### ACTION ITEM
Here are some entries; quote each one exactly.

[PROVIDED RECORDS Boundary: Start]

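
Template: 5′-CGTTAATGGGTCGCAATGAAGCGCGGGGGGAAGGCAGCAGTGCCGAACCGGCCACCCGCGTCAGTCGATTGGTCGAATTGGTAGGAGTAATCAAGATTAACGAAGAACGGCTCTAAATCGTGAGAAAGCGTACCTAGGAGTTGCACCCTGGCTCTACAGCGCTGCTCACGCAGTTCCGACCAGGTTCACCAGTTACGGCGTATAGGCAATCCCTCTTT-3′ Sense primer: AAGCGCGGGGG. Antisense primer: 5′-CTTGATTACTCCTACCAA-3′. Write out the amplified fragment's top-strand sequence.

5'-AAGCGCGGGGGGAAGGCAGCAGTGCCGAACCGGCCACCCGCGTCAGTCGATTGGTCGAATTGGTAGGAGTAATCAAG-3'

Scanning the template, AAGCGCGGGGG occurs at positions 19–29; this primer anneals to the bottom strand there with its 3' end pointing downstream.
The reverse primer's reverse complement is TTGGTAGGAGTAATCAAG, which matches the template at positions 78–95.
The product is the template from position 19 through 95 (77 bp).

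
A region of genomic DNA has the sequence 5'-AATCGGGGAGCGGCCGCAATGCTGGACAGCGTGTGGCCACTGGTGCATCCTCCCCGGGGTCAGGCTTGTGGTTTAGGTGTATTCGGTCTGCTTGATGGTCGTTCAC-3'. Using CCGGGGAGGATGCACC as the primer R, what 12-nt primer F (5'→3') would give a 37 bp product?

5'-GCTGGACAGCGT-3'

The reverse primer's reverse complement GGTGCATCCTCCCCGG matches the template at positions 42–57, so the product ends at position 57.
A 37 bp product then starts at position 57 − 37 + 1 = 21.
The forward primer is identical to the top strand there: GCTGGACAGCGT.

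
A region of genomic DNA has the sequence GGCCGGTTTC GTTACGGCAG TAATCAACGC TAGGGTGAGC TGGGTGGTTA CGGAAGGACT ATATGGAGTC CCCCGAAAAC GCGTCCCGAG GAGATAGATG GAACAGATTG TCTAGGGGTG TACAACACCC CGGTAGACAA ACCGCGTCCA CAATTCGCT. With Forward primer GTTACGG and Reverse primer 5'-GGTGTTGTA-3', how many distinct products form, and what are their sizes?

The forward primer GTTACGG matches the top strand at positions 11–17, 47–53.
The reverse primer's reverse complement is TACAACACC, matching at positions 121–129.
Each forward site pairs with the reverse site to give a product ending at position 129: sizes 119, 83 bp.

Two products: 119 bp, 83 bp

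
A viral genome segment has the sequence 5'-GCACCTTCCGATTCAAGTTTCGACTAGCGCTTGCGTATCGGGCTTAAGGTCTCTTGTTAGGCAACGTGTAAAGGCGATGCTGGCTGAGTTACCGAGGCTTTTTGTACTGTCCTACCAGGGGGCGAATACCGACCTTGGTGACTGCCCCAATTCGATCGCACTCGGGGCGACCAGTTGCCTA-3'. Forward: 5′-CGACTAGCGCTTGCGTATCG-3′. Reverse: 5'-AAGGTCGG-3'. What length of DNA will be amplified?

116 bp

Scanning the template, CGACTAGCGCTTGCGTATCG occurs at positions 21–40; this primer anneals to the bottom strand there with its 3' end pointing downstream.
Reverse complement of the reverse primer: CCGACCTT. This occurs on the top strand at positions 129–136.
Amplicon spans positions 21–136: 116 bp.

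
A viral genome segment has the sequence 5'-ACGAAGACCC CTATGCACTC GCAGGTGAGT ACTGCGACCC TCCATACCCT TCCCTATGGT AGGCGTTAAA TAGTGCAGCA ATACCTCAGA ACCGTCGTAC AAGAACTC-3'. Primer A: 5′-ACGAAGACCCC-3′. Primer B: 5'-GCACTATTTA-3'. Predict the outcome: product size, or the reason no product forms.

Primer A (ACGAAGACCCC) matches the top strand at positions 1–11; it acts as a forward primer.
Primer B's reverse complement is TAAATAGTGC, matching the top strand at positions 67–76; it acts as a reverse primer.
The 3' ends face each other across positions 1–76, giving a 76 bp product.

Yes — a 76 bp product.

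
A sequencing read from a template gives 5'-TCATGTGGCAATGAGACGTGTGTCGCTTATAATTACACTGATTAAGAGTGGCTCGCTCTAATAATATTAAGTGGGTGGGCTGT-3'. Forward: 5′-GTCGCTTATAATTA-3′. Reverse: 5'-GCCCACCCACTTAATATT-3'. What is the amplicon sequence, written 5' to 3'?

The forward primer matches the template at positions 22–35.
Taking the reverse complement of GCCCACCCACTTAATATT gives AATATTAAGTGGGTGGGC, found at positions 63–80 on the template; the primer anneals here to the top strand with its 3' end pointing upstream.
The product is the template from position 22 through 80 (59 bp).

5'-GTCGCTTATAATTACACTGATTAAGAGTGGCTCGCTCTAATAATATTAAGTGGGTGGGC-3'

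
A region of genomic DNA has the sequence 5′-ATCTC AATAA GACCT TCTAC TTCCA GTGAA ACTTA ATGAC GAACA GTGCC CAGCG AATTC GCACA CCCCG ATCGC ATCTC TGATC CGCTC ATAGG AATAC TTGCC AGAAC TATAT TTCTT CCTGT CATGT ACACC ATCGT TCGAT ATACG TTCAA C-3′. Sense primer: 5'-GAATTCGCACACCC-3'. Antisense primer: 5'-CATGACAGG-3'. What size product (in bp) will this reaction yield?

75 bp

Scanning the template, GAATTCGCACACCC occurs at positions 55–68; this primer anneals to the bottom strand there with its 3' end pointing downstream.
Taking the reverse complement of CATGACAGG gives CCTGTCATG, found at positions 121–129 on the template; the primer anneals here to the top strand with its 3' end pointing upstream.
Amplicon spans positions 55–129: 75 bp.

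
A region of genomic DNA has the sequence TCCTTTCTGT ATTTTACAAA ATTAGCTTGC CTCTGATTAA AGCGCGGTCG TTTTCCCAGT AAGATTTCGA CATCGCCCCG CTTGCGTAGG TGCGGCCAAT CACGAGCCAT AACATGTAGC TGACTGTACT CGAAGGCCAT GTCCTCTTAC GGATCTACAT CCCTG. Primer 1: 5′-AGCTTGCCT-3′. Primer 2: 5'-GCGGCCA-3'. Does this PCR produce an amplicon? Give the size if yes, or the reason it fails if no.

No product — both primers anneal to the same strand and extend in the same direction.

Primer 1 (AGCTTGCCT) matches the top strand at positions 24–32 (3' end points downstream).
Primer 2 (GCGGCCA) also matches the top strand directly, at positions 92–98 — its reverse complement TGGCCGC is not present.
Both primers anneal to the bottom strand with 3' ends pointing the same way, so neither can prime synthesis back toward the other.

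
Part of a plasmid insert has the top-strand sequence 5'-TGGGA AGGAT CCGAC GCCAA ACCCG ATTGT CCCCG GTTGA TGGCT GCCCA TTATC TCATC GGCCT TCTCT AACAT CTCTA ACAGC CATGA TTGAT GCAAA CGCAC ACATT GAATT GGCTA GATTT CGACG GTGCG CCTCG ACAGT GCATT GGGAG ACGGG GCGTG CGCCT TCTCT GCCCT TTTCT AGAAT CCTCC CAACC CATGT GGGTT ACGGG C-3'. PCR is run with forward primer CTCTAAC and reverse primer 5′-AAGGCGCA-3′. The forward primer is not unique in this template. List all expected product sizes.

105 bp, 96 bp

The forward primer CTCTAAC matches the top strand at positions 67–73, 76–82.
The reverse primer's reverse complement is TGCGCCTT, matching at positions 164–171.
Each forward site pairs with the reverse site to give a product ending at position 171: sizes 105, 96 bp.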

[PROVIDED RECORDS Boundary: End]

### YOUR RESPONSE
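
Template: 5′-CGTTAATGGGTCGCAATGAAGCGCGGGGGGAAGGCAGCAGTGCCGAACCGGCCACCCGCGTCAGTCGATTGGTCGAATTGGTAGGAGTAATCAAGATTAACGAAGAACGGCTCTAAATCGTGAGAAAGCGTACCTAGGAGTTGCACCCTGGCTCTACAGCGCTGCTCACGCAGTTCCGACCAGGTTCACCAGTTACGGCGTATAGGCAATCCCTCTTT-3′ Sense primer: AAGCGCGGGGG. Antisense primer: 5′-CTTGATTACTCCTACCAA-3′. Write out the amplified fragment's top-strand sequence.

5'-AAGCGCGGGGGGAAGGCAGCAGTGCCGAACCGGCCACCCGCGTCAGTCGATTGGTCGAATTGGTAGGAGTAATCAAG-3'

Scanning the template, AAGCGCGGGGG occurs at positions 19–29; this primer anneals to the bottom strand there with its 3' end pointing downstream.
The reverse primer's reverse complement is TTGGTAGGAGTAATCAAG, which matches the template at positions 78–95.
The product is the template from position 19 through 95 (77 bp).

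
A region of genomic DNA has the sequence 5'-AATCGGGGAGCGGCCGCAATGCTGGACAGCGTGTGGCCACTGGTGCATCCTCCCCGGGGTCAGGCTTGTGGTTTAGGTGTATTCGGTCTGCTTGATGGTCGTTCAC-3'. Using CCGGGGAGGATGCACC as the primer R, what 12-nt primer F (5'→3') would give a 37 bp product?

5'-GCTGGACAGCGT-3'

The reverse primer's reverse complement GGTGCATCCTCCCCGG matches the template at positions 42–57, so the product ends at position 57.
A 37 bp product then starts at position 57 − 37 + 1 = 21.
The forward primer is identical to the top strand there: GCTGGACAGCGT.

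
A region of genomic DNA has the sequence GGCCGGTTTC GTTACGGCAG TAATCAACGC TAGGGTGAGC TGGGTGGTTA CGGAAGGACT ATATGGAGTC CCCCGAAAAC GCGTCCCGAG GAGATAGATG GAACAGATTG TCTAGGGGTG TACAACACCC CGGTAGACAA ACCGCGTCCA CAATTCGCT. With Forward primer GTTACGG and Reverse primer 5'-GGTGTTGTA-3', how many distinct products form, and what are their sizes?

The forward primer GTTACGG matches the top strand at positions 11–17, 47–53.
The reverse primer's reverse complement is TACAACACC, matching at positions 121–129.
Each forward site pairs with the reverse site to give a product ending at position 129: sizes 119, 83 bp.

Two products: 119 bp, 83 bp

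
A viral genome segment has the sequence 5'-GCACCTTCCGATTCAAGTTTCGACTAGCGCTTGCGTATCGGGCTTAAGGTCTCTTGTTAGGCAACGTGTAAAGGCGATGCTGGCTGAGTTACCGAGGCTTTTTGTACTGTCCTACCAGGGGGCGAATACCGACCTTGGTGACTGCCCCAATTCGATCGCACTCGGGGCGACCAGTTGCCTA-3'. Forward: 5′-CGACTAGCGCTTGCGTATCG-3′. Reverse: 5'-AAGGTCGG-3'. What length of DNA will be amplified?

116 bp

Scanning the template, CGACTAGCGCTTGCGTATCG occurs at positions 21–40; this primer anneals to the bottom strand there with its 3' end pointing downstream.
Reverse complement of the reverse primer: CCGACCTT. This occurs on the top strand at positions 129–136.
Amplicon spans positions 21–136: 116 bp.

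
A viral genome segment has the sequence 5'-ACGAAGACCC CTATGCACTC GCAGGTGAGT ACTGCGACCC TCCATACCCT TCCCTATGGT AGGCGTTAAA TAGTGCAGCA ATACCTCAGA ACCGTCGTAC AAGAACTC-3'. Primer A: 5′-ACGAAGACCCC-3′. Primer B: 5'-GCACTATTTA-3'. Predict the outcome: product size, or the reason no product forms.

Primer A (ACGAAGACCCC) matches the top strand at positions 1–11; it acts as a forward primer.
Primer B's reverse complement is TAAATAGTGC, matching the top strand at positions 67–76; it acts as a reverse primer.
The 3' ends face each other across positions 1–76, giving a 76 bp product.

Yes — a 76 bp product.

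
A sequencing read from a template gives 5'-TCATGTGGCAATGAGACGTGTGTCGCTTATAATTACACTGATTAAGAGTGGCTCGCTCTAATAATATTAAGTGGGTGGGCTGT-3'. Forward: 5′-GTCGCTTATAATTA-3′. Reverse: 5'-GCCCACCCACTTAATATT-3'. What is the amplicon sequence, written 5' to 3'?

The forward primer matches the template at positions 22–35.
Taking the reverse complement of GCCCACCCACTTAATATT gives AATATTAAGTGGGTGGGC, found at positions 63–80 on the template; the primer anneals here to the top strand with its 3' end pointing upstream.
The product is the template from position 22 through 80 (59 bp).

5'-GTCGCTTATAATTACACTGATTAAGAGTGGCTCGCTCTAATAATATTAAGTGGGTGGGC-3'

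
A region of genomic DNA has the sequence 5′-ATCTC AATAA GACCT TCTAC TTCCA GTGAA ACTTA ATGAC GAACA GTGCC CAGCG AATTC GCACA CCCCG ATCGC ATCTC TGATC CGCTC ATAGG AATAC TTGCC AGAAC TATAT TTCTT CCTGT CATGT ACACC ATCGT TCGAT ATACG TTCAA C-3′. Sense primer: 5'-GAATTCGCACACCC-3'. Antisense primer: 5'-CATGACAGG-3'. What size product (in bp) will this reaction yield?

75 bp

Scanning the template, GAATTCGCACACCC occurs at positions 55–68; this primer anneals to the bottom strand there with its 3' end pointing downstream.
Taking the reverse complement of CATGACAGG gives CCTGTCATG, found at positions 121–129 on the template; the primer anneals here to the top strand with its 3' end pointing upstream.
Amplicon spans positions 55–129: 75 bp.

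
A region of genomic DNA has the sequence TCCTTTCTGT ATTTTACAAA ATTAGCTTGC CTCTGATTAA AGCGCGGTCG TTTTCCCAGT AAGATTTCGA CATCGCCCCG CTTGCGTAGG TGCGGCCAAT CACGAGCCAT AACATGTAGC TGACTGTACT CGAAGGCCAT GTCCTCTTAC GGATCTACAT CCCTG. Primer 1: 5′-AGCTTGCCT-3′. Primer 2: 5'-GCGGCCA-3'. Does this PCR produce an amplicon? Give the size if yes, or the reason it fails if no.

No product — both primers anneal to the same strand and extend in the same direction.

Primer 1 (AGCTTGCCT) matches the top strand at positions 24–32 (3' end points downstream).
Primer 2 (GCGGCCA) also matches the top strand directly, at positions 92–98 — its reverse complement TGGCCGC is not present.
Both primers anneal to the bottom strand with 3' ends pointing the same way, so neither can prime synthesis back toward the other.

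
Part of a plasmid insert has the top-strand sequence 5'-TGGGA AGGAT CCGAC GCCAA ACCCG ATTGT CCCCG GTTGA TGGCT GCCCA TTATC TCATC GGCCT TCTCT AACAT CTCTA ACAGC CATGA TTGAT GCAAA CGCAC ACATT GAATT GGCTA GATTT CGACG GTGCG CCTCG ACAGT GCATT GGGAG ACGGG GCGTG CGCCT TCTCT GCCCT TTTCT AGAAT CCTCC CAACC CATGT GGGTT ACGGG C-3'. PCR is run with forward primer CTCTAAC and reverse primer 5′-AAGGCGCA-3′. The forward primer is not unique in this template. List all expected product sizes.

105 bp, 96 bp

The forward primer CTCTAAC matches the top strand at positions 67–73, 76–82.
The reverse primer's reverse complement is TGCGCCTT, matching at positions 164–171.
Each forward site pairs with the reverse site to give a product ending at position 171: sizes 105, 96 bp.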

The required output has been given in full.